● Task to carry out
Please return each record below exactly, with nothing left out.
*** Opening of Provided records ***
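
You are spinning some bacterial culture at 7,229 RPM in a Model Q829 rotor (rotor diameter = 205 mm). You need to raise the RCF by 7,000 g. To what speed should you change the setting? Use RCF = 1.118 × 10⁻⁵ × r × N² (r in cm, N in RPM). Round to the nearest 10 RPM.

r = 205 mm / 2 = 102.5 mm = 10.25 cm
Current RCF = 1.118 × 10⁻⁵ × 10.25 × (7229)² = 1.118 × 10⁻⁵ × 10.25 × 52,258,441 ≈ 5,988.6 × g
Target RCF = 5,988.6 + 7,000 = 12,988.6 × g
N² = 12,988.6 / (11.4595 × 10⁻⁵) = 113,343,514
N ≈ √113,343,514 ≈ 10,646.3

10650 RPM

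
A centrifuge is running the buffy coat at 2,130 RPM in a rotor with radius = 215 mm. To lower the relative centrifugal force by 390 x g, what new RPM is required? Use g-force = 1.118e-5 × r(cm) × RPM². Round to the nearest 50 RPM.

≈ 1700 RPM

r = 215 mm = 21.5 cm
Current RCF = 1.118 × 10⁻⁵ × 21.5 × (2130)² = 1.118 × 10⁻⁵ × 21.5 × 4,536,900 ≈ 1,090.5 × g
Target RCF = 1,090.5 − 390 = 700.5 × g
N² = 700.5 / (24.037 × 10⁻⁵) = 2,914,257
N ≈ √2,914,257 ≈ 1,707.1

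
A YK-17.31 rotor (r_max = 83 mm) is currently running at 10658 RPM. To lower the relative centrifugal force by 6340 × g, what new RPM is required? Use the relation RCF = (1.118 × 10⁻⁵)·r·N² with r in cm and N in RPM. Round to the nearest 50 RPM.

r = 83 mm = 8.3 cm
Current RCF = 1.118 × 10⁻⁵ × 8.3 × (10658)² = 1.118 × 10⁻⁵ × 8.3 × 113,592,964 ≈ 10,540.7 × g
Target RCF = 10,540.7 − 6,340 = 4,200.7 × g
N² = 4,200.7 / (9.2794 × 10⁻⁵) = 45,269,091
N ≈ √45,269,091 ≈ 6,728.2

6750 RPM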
*** Close of Provided records ***
● Reply to the task
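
You are spinning some bacterial culture at 7,229 RPM in a Model Q829 rotor (rotor diameter = 205 mm). You need to raise the RCF by 7,000 g. To what speed should you change the setting? Use RCF = 1.118 × 10⁻⁵ × r × N² (r in cm, N in RPM). Round to the nearest 10 RPM.

r = 205 mm / 2 = 102.5 mm = 10.25 cm
Current RCF = 1.118 × 10⁻⁵ × 10.25 × (7229)² = 1.118 × 10⁻⁵ × 10.25 × 52,258,441 ≈ 5,988.6 × g
Target RCF = 5,988.6 + 7,000 = 12,988.6 × g
N² = 12,988.6 / (11.4595 × 10⁻⁵) = 113,343,514
N ≈ √113,343,514 ≈ 10,646.3

10650 RPM

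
A centrifuge is running the buffy coat at 2,130 RPM in a rotor with radius = 215 mm. To lower the relative centrifugal force by 390 x g, what new RPM is required? Use g-force = 1.118e-5 × r(cm) × RPM². Round to the nearest 50 RPM.

≈ 1700 RPM

r = 215 mm = 21.5 cm
Current RCF = 1.118 × 10⁻⁵ × 21.5 × (2130)² = 1.118 × 10⁻⁵ × 21.5 × 4,536,900 ≈ 1,090.5 × g
Target RCF = 1,090.5 − 390 = 700.5 × g
N² = 700.5 / (24.037 × 10⁻⁵) = 2,914,257
N ≈ √2,914,257 ≈ 1,707.1

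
A YK-17.31 rotor (r_max = 83 mm) is currently running at 10658 RPM. To lower the relative centrifugal force by 6340 × g, what new RPM is required? Use the relation RCF = (1.118 × 10⁻⁵)·r·N² with r in cm and N in RPM. Round to the nearest 50 RPM.

r = 83 mm = 8.3 cm
Current RCF = 1.118 × 10⁻⁵ × 8.3 × (10658)² = 1.118 × 10⁻⁵ × 8.3 × 113,592,964 ≈ 10,540.7 × g
Target RCF = 10,540.7 − 6,340 = 4,200.7 × g
N² = 4,200.7 / (9.2794 × 10⁻⁵) = 45,269,091
N ≈ √45,269,091 ≈ 6,728.2

6750 RPM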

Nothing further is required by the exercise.